EXERCISE DETAILS » Pull out each line of the data that includes the word "fungal".

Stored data
☆ ☆ ☆ ☆ ☆ ☆ ☆

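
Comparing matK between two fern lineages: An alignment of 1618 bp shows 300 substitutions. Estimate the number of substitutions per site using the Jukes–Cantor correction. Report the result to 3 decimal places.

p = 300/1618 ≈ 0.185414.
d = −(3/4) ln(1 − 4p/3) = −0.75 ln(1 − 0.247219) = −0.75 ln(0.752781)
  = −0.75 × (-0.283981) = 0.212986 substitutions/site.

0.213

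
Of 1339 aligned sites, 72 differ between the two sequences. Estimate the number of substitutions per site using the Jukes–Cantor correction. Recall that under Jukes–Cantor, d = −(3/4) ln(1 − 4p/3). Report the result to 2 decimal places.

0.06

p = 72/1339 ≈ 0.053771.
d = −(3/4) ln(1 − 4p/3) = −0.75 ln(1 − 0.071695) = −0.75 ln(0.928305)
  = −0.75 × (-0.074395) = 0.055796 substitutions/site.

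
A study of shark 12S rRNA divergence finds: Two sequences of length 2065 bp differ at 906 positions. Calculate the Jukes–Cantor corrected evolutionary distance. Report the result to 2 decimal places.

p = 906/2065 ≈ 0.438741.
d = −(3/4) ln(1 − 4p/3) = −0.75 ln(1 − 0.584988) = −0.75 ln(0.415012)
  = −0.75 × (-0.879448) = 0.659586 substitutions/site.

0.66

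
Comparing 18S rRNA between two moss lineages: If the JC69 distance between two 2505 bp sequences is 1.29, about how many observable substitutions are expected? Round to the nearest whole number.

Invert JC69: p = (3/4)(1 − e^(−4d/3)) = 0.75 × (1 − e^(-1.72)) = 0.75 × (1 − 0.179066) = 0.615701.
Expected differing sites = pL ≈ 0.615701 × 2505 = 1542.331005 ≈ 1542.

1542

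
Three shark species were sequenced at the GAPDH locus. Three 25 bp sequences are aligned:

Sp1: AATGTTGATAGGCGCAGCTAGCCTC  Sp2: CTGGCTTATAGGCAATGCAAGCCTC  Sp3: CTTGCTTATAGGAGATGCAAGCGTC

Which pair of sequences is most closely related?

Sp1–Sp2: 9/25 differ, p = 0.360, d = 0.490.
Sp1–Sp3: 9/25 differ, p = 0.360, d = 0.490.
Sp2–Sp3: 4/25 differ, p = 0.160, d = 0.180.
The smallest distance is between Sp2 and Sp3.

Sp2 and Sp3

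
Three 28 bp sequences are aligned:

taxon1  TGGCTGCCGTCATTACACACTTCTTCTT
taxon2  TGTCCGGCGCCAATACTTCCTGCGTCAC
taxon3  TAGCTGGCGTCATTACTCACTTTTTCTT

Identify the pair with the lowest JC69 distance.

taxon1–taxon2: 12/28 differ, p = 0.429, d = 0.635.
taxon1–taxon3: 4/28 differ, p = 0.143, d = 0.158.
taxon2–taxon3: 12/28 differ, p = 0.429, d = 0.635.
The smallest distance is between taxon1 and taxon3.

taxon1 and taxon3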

☆ ☆ ☆ ☆ ☆ ☆ ☆

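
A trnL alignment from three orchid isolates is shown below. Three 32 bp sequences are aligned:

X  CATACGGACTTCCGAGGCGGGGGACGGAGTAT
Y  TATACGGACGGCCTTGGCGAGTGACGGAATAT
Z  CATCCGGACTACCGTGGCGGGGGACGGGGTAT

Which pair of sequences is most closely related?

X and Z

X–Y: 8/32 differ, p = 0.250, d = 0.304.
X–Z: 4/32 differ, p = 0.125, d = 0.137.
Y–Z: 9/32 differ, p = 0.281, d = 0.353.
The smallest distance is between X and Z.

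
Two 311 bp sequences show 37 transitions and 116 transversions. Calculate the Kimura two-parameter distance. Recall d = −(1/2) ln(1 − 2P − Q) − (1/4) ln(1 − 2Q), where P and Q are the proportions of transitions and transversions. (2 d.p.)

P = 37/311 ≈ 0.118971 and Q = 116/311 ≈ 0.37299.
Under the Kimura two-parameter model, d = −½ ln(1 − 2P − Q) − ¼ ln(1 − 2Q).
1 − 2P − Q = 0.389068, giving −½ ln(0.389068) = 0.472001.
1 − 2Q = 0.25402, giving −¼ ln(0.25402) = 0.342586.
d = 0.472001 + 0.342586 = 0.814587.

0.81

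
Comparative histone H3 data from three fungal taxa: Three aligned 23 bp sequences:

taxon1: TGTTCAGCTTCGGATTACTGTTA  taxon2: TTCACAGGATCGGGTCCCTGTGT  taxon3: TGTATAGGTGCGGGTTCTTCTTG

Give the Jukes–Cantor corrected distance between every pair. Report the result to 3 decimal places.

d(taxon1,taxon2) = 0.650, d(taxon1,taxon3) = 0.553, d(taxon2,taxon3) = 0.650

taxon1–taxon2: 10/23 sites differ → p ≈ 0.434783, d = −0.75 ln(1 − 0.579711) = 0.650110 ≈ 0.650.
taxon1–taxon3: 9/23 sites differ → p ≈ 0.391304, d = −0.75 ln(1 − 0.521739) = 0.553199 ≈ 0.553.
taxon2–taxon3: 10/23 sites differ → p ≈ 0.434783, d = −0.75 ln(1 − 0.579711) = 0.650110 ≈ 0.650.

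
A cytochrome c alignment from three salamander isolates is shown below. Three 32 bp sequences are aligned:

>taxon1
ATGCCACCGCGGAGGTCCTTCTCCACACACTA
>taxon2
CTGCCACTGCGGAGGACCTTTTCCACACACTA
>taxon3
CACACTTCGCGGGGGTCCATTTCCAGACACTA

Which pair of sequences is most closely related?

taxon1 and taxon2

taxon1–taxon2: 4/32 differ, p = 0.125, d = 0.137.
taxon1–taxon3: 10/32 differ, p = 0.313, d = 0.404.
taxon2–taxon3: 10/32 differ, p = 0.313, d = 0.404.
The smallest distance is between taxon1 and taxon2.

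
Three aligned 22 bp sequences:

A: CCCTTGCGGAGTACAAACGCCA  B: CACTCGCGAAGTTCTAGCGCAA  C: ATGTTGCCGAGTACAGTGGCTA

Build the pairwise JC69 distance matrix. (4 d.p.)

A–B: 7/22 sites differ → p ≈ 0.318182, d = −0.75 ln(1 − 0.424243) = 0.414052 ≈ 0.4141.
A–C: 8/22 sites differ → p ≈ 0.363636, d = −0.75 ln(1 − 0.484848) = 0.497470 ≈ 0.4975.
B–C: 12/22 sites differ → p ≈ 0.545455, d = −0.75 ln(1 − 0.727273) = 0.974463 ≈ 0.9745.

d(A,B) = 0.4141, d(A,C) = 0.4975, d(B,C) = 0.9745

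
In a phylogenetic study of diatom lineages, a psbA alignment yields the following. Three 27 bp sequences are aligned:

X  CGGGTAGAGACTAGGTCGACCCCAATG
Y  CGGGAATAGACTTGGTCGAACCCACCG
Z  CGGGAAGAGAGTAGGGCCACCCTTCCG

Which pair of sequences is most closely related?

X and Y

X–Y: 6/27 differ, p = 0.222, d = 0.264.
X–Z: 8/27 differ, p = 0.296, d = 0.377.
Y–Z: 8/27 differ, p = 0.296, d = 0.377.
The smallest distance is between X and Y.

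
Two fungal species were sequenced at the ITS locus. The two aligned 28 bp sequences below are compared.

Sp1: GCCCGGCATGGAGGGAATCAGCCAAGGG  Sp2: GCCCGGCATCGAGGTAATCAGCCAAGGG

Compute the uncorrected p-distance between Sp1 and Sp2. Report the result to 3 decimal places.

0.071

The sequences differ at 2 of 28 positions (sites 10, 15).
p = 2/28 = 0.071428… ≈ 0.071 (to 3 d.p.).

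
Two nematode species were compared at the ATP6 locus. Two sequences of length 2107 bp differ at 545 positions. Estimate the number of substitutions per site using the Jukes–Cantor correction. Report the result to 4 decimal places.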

☆ ☆ ☆ ☆ ☆ ☆ ☆

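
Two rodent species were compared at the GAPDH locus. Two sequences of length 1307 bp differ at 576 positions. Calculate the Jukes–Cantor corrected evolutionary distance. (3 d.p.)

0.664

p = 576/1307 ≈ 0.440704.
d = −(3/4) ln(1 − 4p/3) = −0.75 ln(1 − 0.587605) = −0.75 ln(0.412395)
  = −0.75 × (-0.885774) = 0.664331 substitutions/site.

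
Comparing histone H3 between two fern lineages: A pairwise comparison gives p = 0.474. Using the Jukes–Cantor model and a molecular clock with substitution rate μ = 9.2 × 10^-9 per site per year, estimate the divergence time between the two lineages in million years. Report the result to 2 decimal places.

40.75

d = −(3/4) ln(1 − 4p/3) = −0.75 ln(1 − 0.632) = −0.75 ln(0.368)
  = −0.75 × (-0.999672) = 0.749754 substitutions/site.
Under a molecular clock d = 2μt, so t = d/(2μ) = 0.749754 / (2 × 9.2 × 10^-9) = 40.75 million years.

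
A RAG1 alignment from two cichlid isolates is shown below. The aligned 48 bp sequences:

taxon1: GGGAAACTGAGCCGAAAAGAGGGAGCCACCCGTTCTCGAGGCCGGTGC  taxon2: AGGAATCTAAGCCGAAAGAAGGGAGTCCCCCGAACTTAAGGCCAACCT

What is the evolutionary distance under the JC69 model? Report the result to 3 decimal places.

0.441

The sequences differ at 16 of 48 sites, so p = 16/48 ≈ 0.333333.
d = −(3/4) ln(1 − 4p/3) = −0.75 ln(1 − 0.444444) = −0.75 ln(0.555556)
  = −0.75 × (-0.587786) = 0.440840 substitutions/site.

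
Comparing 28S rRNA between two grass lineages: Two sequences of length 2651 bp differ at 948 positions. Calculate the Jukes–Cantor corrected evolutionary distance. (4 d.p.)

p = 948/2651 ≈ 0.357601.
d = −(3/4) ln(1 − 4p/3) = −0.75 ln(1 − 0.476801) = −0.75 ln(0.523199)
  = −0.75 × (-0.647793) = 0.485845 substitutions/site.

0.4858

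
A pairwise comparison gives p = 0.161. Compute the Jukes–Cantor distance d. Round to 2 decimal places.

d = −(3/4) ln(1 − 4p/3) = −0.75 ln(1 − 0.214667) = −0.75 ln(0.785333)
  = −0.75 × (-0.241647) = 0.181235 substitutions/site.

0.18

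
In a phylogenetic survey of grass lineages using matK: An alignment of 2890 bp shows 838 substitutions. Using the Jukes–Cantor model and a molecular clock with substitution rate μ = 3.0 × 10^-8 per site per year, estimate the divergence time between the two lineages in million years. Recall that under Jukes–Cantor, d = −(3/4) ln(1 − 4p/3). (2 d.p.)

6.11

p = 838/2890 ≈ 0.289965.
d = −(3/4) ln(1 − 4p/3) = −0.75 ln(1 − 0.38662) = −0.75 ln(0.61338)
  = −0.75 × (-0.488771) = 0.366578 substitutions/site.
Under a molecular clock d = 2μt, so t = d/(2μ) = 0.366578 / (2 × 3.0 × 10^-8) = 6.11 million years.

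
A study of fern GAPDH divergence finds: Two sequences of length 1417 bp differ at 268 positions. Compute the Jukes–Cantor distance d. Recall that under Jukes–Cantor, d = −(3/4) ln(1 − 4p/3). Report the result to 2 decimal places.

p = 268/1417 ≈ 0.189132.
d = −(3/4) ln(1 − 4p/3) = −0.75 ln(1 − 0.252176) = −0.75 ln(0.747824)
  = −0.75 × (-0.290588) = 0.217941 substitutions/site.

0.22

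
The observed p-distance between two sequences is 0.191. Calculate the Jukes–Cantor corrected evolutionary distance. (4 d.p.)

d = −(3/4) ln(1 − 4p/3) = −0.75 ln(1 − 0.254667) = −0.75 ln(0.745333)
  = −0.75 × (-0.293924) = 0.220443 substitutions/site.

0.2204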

☆ ☆ ☆ ☆ ☆ ☆ ☆

WRITTEN RESPONSE »
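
Comparative histone H3 data from three fungal taxa: Three aligned 23 bp sequences:
Two fungal species were sequenced at the ITS locus. The two aligned 28 bp sequences below are compared.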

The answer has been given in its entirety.